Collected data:
---

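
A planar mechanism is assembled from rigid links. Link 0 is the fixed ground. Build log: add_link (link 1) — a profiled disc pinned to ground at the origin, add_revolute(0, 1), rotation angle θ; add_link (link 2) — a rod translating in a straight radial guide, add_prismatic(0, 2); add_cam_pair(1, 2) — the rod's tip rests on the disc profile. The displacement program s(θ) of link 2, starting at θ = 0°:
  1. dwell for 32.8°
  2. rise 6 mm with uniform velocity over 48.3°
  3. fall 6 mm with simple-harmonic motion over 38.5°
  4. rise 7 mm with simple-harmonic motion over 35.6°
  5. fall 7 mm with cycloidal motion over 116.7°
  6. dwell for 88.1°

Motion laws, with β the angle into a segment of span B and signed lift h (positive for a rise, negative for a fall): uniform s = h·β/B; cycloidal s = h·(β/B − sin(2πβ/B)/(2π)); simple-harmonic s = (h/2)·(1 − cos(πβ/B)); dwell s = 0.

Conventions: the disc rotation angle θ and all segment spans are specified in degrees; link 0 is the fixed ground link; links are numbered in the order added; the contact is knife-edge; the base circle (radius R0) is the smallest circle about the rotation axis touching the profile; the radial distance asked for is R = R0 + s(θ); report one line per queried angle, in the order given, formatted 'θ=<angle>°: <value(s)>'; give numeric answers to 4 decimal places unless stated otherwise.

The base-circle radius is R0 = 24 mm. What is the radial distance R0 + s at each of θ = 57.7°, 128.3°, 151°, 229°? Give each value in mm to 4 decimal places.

seg 1 [0°–32.8°] dwell: s stays 0.0000
seg 2 [32.8°–81.1°] uniform, h=6: θ=57.7° here. β=24.9, B=48.3. 6·24.9/48.3 = 3.0932 → s = 3.0932
seg 2 [32.8°–81.1°] uniform, h=6: full span → s += 6 → s = 6.0000
seg 3 [81.1°–119.6°] simple-harmonic, h=-6: full span → s += -6 → s = 0.0000
seg 4 [119.6°–155.2°] simple-harmonic, h=7: θ=128.3° here. β=8.7, B=35.6. 7/2·(1 − cos(π·0.2444)) = 0.9818 → s = 0.9818
seg 4 [119.6°–155.2°] simple-harmonic, h=7: θ=151° here. β=31.4, B=35.6. 7/2·(1 − cos(π·0.8820)) = 6.7623 → s = 6.7623
seg 4 [119.6°–155.2°] simple-harmonic, h=7: full span → s += 7 → s = 7.0000
seg 5 [155.2°–271.9°] cycloidal, h=-7: θ=229° here. β=73.8, B=116.7. -7·(0.6324 − sin(2π·0.6324)/(2π)) = -5.2502 → s = 1.7498
θ=57.7°: R = R0 + s = 24 + 3.0932 = 27.0932
θ=128.3°: R = R0 + s = 24 + 0.9818 = 24.9818
θ=151°: R = R0 + s = 24 + 6.7623 = 30.7623
θ=229°: R = R0 + s = 24 + 1.7498 = 25.7498

θ=57.7°: 27.0932
θ=128.3°: 24.9818
θ=151°: 30.7623
θ=229°: 25.7498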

---

# WHAT TO WORK ON
Print every line of the records above without a single difference.

# REPLY TO THE TASK
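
A planar mechanism is assembled from rigid links. Link 0 is the fixed ground. Build log: add_link (link 1) — a profiled disc pinned to ground at the origin, add_revolute(0, 1), rotation angle θ; add_link (link 2) — a rod translating in a straight radial guide, add_prismatic(0, 2); add_cam_pair(1, 2) — the rod's tip rests on the disc profile. The displacement program s(θ) of link 2, starting at θ = 0°:
  1. dwell for 32.8°
  2. rise 6 mm with uniform velocity over 48.3°
  3. fall 6 mm with simple-harmonic motion over 38.5°
  4. rise 7 mm with simple-harmonic motion over 35.6°
  5. fall 7 mm with cycloidal motion over 116.7°
  6. dwell for 88.1°

Motion laws, with β the angle into a segment of span B and signed lift h (positive for a rise, negative for a fall): uniform s = h·β/B; cycloidal s = h·(β/B − sin(2πβ/B)/(2π)); simple-harmonic s = (h/2)·(1 − cos(πβ/B)); dwell s = 0.

Conventions: the disc rotation angle θ and all segment spans are specified in degrees; link 0 is the fixed ground link; links are numbered in the order added; the contact is knife-edge; the base circle (radius R0) is the smallest circle about the rotation axis touching the profile; the radial distance asked for is R = R0 + s(θ); report one line per queried angle, in the order given, formatted 'θ=<angle>°: <value(s)>'; give numeric answers to 4 decimal places unless stated otherwise.

The base-circle radius is R0 = 24 mm. What is the radial distance R0 + s at each of θ = 57.7°, 128.3°, 151°, 229°? Give each value in mm to 4 decimal places.

seg 1 [0°–32.8°] dwell: s stays 0.0000
seg 2 [32.8°–81.1°] uniform, h=6: θ=57.7° here. β=24.9, B=48.3. 6·24.9/48.3 = 3.0932 → s = 3.0932
seg 2 [32.8°–81.1°] uniform, h=6: full span → s += 6 → s = 6.0000
seg 3 [81.1°–119.6°] simple-harmonic, h=-6: full span → s += -6 → s = 0.0000
seg 4 [119.6°–155.2°] simple-harmonic, h=7: θ=128.3° here. β=8.7, B=35.6. 7/2·(1 − cos(π·0.2444)) = 0.9818 → s = 0.9818
seg 4 [119.6°–155.2°] simple-harmonic, h=7: θ=151° here. β=31.4, B=35.6. 7/2·(1 − cos(π·0.8820)) = 6.7623 → s = 6.7623
seg 4 [119.6°–155.2°] simple-harmonic, h=7: full span → s += 7 → s = 7.0000
seg 5 [155.2°–271.9°] cycloidal, h=-7: θ=229° here. β=73.8, B=116.7. -7·(0.6324 − sin(2π·0.6324)/(2π)) = -5.2502 → s = 1.7498
θ=57.7°: R = R0 + s = 24 + 3.0932 = 27.0932
θ=128.3°: R = R0 + s = 24 + 0.9818 = 24.9818
θ=151°: R = R0 + s = 24 + 6.7623 = 30.7623
θ=229°: R = R0 + s = 24 + 1.7498 = 25.7498

θ=57.7°: 27.0932
θ=128.3°: 24.9818
θ=151°: 30.7623
θ=229°: 25.7498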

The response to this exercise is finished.